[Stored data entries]
+++++

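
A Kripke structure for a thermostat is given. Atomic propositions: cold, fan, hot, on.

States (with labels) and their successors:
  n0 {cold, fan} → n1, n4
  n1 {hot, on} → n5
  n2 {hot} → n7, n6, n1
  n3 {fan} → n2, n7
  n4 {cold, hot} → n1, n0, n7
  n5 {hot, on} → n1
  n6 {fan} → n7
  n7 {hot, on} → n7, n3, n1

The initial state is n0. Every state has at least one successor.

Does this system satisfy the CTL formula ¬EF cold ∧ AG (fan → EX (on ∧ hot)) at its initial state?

No

States satisfying cold: {n0, n4}.
States satisfying EF cold: {n0, n4}.
States satisfying ¬EF cold: {n1, n2, n3, n5, n6, n7}.
States satisfying fan → EX (on ∧ hot): {n0, n1, n2, n3, n4, n5, n6, n7}.
States satisfying AG (fan → EX (on ∧ hot)): {n0, n1, n2, n3, n4, n5, n6, n7}.
States satisfying ¬EF cold ∧ AG (fan → EX (on ∧ hot)): {n1, n2, n3, n5, n6, n7}.
n0 ∉ Sat(¬EF cold ∧ AG (fan → EX (on ∧ hot))).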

+++++

▶ **Task statement**
After reading the data above, return it verbatim in full.

▶ **Result for this exercise**
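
A Kripke structure for a thermostat is given. Atomic propositions: cold, fan, hot, on.

States (with labels) and their successors:
  n0 {cold, fan} → n1, n4
  n1 {hot, on} → n5
  n2 {hot} → n7, n6, n1
  n3 {fan} → n2, n7
  n4 {cold, hot} → n1, n0, n7
  n5 {hot, on} → n1
  n6 {fan} → n7
  n7 {hot, on} → n7, n3, n1

The initial state is n0. Every state has at least one successor.

Does this system satisfy the CTL formula ¬EF cold ∧ AG (fan → EX (on ∧ hot)) at its initial state?

No

States satisfying cold: {n0, n4}.
States satisfying EF cold: {n0, n4}.
States satisfying ¬EF cold: {n1, n2, n3, n5, n6, n7}.
States satisfying fan → EX (on ∧ hot): {n0, n1, n2, n3, n4, n5, n6, n7}.
States satisfying AG (fan → EX (on ∧ hot)): {n0, n1, n2, n3, n4, n5, n6, n7}.
States satisfying ¬EF cold ∧ AG (fan → EX (on ∧ hot)): {n1, n2, n3, n5, n6, n7}.
n0 ∉ Sat(¬EF cold ∧ AG (fan → EX (on ∧ hot))).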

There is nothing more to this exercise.